[Stored entries]

# # # # #

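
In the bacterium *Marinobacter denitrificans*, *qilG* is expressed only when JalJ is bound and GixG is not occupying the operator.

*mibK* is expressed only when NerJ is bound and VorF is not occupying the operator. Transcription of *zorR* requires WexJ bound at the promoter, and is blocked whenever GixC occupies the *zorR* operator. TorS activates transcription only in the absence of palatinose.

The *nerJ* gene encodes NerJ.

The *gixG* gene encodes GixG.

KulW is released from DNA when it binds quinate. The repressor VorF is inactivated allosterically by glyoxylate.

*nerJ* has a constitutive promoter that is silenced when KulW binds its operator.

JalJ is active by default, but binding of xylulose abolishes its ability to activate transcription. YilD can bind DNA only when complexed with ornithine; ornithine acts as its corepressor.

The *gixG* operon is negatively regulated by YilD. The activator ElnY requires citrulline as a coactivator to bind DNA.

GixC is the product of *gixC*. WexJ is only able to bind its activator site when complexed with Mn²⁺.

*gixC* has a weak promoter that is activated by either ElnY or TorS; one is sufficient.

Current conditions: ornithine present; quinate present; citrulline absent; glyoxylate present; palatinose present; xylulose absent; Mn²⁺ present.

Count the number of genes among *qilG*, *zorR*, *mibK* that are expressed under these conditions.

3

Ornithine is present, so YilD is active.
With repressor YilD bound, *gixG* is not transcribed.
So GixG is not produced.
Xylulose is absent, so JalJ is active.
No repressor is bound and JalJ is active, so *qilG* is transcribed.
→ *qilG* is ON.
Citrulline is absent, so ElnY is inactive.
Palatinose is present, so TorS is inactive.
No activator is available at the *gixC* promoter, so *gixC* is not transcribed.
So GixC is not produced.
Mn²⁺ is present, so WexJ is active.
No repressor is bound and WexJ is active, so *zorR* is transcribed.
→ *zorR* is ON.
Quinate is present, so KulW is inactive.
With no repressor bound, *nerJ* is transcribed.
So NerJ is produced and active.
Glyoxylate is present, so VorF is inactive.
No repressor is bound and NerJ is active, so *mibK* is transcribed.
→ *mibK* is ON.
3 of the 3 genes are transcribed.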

# # # # #

Goal of the exercise: Copy out every line in the entries above that holds "binds".

Answer space:
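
KulW is released from DNA when it binds quinate. The repressor VorF is inactivated allosterically by glyoxylate.
*nerJ* has a constitutive promoter that is silenced when KulW binds its operator.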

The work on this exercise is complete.